··· RECORDED INFORMATION

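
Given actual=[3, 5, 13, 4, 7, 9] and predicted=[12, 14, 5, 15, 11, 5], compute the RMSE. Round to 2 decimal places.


MSE = 63.1667. RMSE = sqrt(63.1667) = 7.95.

7.95


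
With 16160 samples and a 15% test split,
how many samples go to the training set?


Test set = 16160 * 15% = 2424. Training set = 16160 - 2424 = 13736.

13736


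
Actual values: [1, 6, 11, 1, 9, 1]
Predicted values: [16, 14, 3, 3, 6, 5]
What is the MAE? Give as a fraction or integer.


MAE = (1/6) * (|1-16|=15 + |6-14|=8 + |11-3|=8 + |1-3|=2 + |9-6|=3 + |1-5|=4). Sum = 40. MAE = 20/3.

20/3


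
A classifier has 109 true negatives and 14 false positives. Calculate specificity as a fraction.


Specificity = TN / (TN + FP) = 109 / 123 = 109/123.

109/123


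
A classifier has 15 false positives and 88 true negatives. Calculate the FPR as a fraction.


FPR = FP / (FP + TN) = 15 / 103 = 15/103.

15/103


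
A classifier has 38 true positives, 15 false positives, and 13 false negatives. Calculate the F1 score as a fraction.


Precision = 38/53 = 38/53. Recall = 38/51 = 38/51. F1 = 2*P*R/(P+R) = 19/26.

19/26


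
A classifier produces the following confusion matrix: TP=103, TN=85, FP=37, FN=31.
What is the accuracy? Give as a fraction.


Accuracy = (TP + TN) / (TP + TN + FP + FN) = (103 + 85) / 256 = 47/64.

47/64


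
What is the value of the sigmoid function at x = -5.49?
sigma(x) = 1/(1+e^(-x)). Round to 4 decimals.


sigma(-5.49) = 1/(1+e^(5.49)) = 1/(1+242.257207) = 1/243.257207 = 0.0041.

0.0041


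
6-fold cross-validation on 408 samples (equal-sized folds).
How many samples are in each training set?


Each validation fold has 408/6 = 68 samples. Training set = 408 - 68 = 340.

340


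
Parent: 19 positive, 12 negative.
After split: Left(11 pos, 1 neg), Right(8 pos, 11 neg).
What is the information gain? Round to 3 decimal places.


H(parent) = 0.9629. H(left) = 0.4138, H(right) = 0.9819. Weighted = (12/31)*0.4138 + (19/31)*0.9819 = 0.7620. IG = 0.9629 - 0.7620 = 0.2009, which rounds to 0.201.

0.201


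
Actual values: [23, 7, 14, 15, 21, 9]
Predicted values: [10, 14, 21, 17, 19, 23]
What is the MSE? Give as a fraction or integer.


MSE = (1/6) * ((23-10)^2=169 + (7-14)^2=49 + (14-21)^2=49 + (15-17)^2=4 + (21-19)^2=4 + (9-23)^2=196). Sum = 471. MSE = 157/2.

157/2


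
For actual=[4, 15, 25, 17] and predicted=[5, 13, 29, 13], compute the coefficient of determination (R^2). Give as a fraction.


Mean(y) = 61/4. SS_res = 37. SS_tot = 899/4. R^2 = 1 - 37/(899/4) = 751/899.

751/899


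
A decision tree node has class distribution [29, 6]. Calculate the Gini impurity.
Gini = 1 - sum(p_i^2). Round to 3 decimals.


Total = 35. Proportions: 29/35, 6/35. sum(p_i^2) = 0.7159. Gini = 1 - 0.7159 = 0.2841, which rounds to 0.284.

0.284


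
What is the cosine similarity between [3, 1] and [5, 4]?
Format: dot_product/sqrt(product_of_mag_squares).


dot = 19. |a|^2 = 10, |b|^2 = 41. cos = 19/sqrt(410).

19/sqrt(410)


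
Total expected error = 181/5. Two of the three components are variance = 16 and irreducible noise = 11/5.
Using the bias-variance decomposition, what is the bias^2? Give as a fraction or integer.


Total error = bias^2 + variance + irreducible noise. So bias^2 = 181/5 - 16 - 11/5 = 18.

18


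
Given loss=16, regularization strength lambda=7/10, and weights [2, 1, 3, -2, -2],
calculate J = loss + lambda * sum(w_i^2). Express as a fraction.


L2 sq norm = sum(w^2) = 22. J = 16 + 7/10 * 22 = 157/5.

157/5


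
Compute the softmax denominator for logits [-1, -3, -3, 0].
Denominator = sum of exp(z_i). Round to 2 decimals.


Denom = e^-1=0.3679 + e^-3=0.0498 + e^-3=0.0498 + e^0=1.0000. Sum = 1.4675, which rounds to 1.47.

1.47


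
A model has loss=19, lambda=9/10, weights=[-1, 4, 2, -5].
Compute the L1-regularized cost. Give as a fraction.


L1 norm = sum(|w|) = 12. J = 19 + 9/10 * 12 = 149/5.

149/5


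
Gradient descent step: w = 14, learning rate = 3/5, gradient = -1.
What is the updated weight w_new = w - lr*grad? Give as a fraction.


w_new = 14 - 3/5 * -1 = 14 - -3/5 = 73/5.

73/5


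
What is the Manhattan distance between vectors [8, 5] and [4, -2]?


d = sum of absolute differences: |8-4|=4 + |5--2|=7 = 11.

11


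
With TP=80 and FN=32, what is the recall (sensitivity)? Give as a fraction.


Recall = TP / (TP + FN) = 80 / 112 = 5/7.

5/7


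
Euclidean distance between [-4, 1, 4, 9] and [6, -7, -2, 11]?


d = sqrt(sum of squared differences). (-4-6)^2=100, (1--7)^2=64, (4--2)^2=36, (9-11)^2=4. Sum = 204.

sqrt(204)


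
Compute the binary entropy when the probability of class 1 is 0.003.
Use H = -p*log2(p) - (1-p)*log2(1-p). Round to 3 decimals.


H = -0.003*log2(0.003) - 0.997*log2(0.997) = 0.029.

0.029


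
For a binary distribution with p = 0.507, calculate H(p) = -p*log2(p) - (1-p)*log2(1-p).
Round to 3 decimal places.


H = -0.507*log2(0.507) - 0.493*log2(0.493) = 1.000.

1.000


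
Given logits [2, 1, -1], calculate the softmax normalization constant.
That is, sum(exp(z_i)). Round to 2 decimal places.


Denom = e^2=7.3891 + e^1=2.7183 + e^-1=0.3679. Sum = 10.4753, which rounds to 10.48.

10.48


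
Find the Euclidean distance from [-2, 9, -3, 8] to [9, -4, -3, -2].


d = sqrt(sum of squared differences). (-2-9)^2=121, (9--4)^2=169, (-3--3)^2=0, (8--2)^2=100. Sum = 390.

sqrt(390)


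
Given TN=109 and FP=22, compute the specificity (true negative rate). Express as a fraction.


Specificity = TN / (TN + FP) = 109 / 131 = 109/131.

109/131


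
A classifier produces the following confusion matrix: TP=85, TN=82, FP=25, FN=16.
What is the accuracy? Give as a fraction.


Accuracy = (TP + TN) / (TP + TN + FP + FN) = (85 + 82) / 208 = 167/208.

167/208


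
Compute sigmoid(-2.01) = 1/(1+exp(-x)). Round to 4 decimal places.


sigma(-2.01) = 1/(1+e^(2.01)) = 1/(1+7.463317) = 1/8.463317 = 0.1182.

0.1182


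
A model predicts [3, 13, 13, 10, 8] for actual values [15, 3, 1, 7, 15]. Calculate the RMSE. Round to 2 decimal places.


MSE = 89.2000. RMSE = sqrt(89.2000) = 9.44.

9.44


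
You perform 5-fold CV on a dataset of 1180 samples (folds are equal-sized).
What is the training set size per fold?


Each validation fold has 1180/5 = 236 samples. Training set = 1180 - 236 = 944.

944


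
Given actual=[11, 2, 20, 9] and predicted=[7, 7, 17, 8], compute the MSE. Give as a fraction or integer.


MSE = (1/4) * ((11-7)^2=16 + (2-7)^2=25 + (20-17)^2=9 + (9-8)^2=1). Sum = 51. MSE = 51/4.

51/4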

······

WHAT YOU SHOULD DO
Extract the first line above and each line after it up to and including the one with "TN=85, FP=37, FN=31.", please, exactly and with nothing else.

RESPONSE TO THIS TASK
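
Given actual=[3, 5, 13, 4, 7, 9] and predicted=[12, 14, 5, 15, 11, 5], compute the RMSE. Round to 2 decimal places.


MSE = 63.1667. RMSE = sqrt(63.1667) = 7.95.

7.95


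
With 16160 samples and a 15% test split,
how many samples go to the training set?


Test set = 16160 * 15% = 2424. Training set = 16160 - 2424 = 13736.

13736


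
Actual values: [1, 6, 11, 1, 9, 1]
Predicted values: [16, 14, 3, 3, 6, 5]
What is the MAE? Give as a fraction or integer.


MAE = (1/6) * (|1-16|=15 + |6-14|=8 + |11-3|=8 + |1-3|=2 + |9-6|=3 + |1-5|=4). Sum = 40. MAE = 20/3.

20/3


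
A classifier has 109 true negatives and 14 false positives. Calculate specificity as a fraction.


Specificity = TN / (TN + FP) = 109 / 123 = 109/123.

109/123


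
A classifier has 15 false positives and 88 true negatives. Calculate the FPR as a fraction.


FPR = FP / (FP + TN) = 15 / 103 = 15/103.

15/103


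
A classifier has 38 true positives, 15 false positives, and 13 false negatives. Calculate the F1 score as a fraction.


Precision = 38/53 = 38/53. Recall = 38/51 = 38/51. F1 = 2*P*R/(P+R) = 19/26.

19/26


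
A classifier produces the following confusion matrix: TP=103, TN=85, FP=37, FN=31.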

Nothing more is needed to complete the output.